* Task details: Skip every line before the one containing "Pivot x1 into", then copy that line and the rest of the entries below exactly, through the last line.

* Exercise inputs:
=== Begin Enclosure ===

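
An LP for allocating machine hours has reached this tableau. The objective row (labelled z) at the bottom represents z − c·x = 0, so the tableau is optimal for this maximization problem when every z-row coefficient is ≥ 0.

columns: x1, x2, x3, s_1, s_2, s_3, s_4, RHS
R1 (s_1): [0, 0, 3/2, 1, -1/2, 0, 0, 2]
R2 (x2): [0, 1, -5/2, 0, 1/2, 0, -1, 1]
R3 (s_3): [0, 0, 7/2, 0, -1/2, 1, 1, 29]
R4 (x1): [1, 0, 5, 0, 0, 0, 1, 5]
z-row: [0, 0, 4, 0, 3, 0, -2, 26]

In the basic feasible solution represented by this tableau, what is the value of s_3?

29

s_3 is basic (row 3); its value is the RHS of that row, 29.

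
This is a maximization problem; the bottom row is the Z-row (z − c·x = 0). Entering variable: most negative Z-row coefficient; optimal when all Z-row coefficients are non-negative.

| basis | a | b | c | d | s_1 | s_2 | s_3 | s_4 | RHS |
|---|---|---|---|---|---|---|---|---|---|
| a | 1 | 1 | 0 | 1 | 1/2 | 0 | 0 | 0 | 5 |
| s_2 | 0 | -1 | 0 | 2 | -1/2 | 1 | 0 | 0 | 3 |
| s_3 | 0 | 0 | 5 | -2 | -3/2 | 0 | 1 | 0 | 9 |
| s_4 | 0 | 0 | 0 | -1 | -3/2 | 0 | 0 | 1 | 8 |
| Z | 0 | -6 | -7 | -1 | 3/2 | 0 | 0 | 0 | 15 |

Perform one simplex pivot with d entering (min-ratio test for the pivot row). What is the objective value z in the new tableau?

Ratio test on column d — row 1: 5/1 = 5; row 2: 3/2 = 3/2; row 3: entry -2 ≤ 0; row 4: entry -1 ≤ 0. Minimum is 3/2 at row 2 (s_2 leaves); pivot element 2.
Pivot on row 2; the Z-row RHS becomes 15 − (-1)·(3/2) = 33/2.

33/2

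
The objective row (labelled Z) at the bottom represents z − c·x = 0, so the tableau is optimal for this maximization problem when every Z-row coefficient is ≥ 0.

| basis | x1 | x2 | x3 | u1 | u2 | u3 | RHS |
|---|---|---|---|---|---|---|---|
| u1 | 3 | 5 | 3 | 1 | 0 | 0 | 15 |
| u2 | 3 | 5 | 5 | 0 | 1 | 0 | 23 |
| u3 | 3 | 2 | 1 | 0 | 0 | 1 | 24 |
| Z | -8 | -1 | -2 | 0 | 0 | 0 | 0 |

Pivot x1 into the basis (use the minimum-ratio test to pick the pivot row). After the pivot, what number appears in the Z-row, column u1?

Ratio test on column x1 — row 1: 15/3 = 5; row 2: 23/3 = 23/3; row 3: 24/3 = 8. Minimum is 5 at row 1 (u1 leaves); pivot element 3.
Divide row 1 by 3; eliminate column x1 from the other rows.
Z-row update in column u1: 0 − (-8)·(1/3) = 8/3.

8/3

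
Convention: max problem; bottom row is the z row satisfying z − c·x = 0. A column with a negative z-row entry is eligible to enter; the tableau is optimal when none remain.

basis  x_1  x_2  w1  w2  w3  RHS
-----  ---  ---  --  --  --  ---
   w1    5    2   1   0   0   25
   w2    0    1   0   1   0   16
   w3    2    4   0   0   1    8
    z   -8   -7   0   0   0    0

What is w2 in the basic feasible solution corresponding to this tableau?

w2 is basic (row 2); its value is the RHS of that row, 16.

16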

=== End Enclosure ===

* Response to the task:
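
Pivot x1 into the basis (use the minimum-ratio test to pick the pivot row). After the pivot, what number appears in the Z-row, column u1?

Ratio test on column x1 — row 1: 15/3 = 5; row 2: 23/3 = 23/3; row 3: 24/3 = 8. Minimum is 5 at row 1 (u1 leaves); pivot element 3.
Divide row 1 by 3; eliminate column x1 from the other rows.
Z-row update in column u1: 0 − (-8)·(1/3) = 8/3.

8/3

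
Convention: max problem; bottom row is the z row satisfying z − c·x = 0. A column with a negative z-row entry is eligible to enter; the tableau is optimal when none remain.

basis  x_1  x_2  w1  w2  w3  RHS
-----  ---  ---  --  --  --  ---
   w1    5    2   1   0   0   25
   w2    0    1   0   1   0   16
   w3    2    4   0   0   1    8
    z   -8   -7   0   0   0    0

What is w2 in the basic feasible solution corresponding to this tableau?

w2 is basic (row 2); its value is the RHS of that row, 16.

16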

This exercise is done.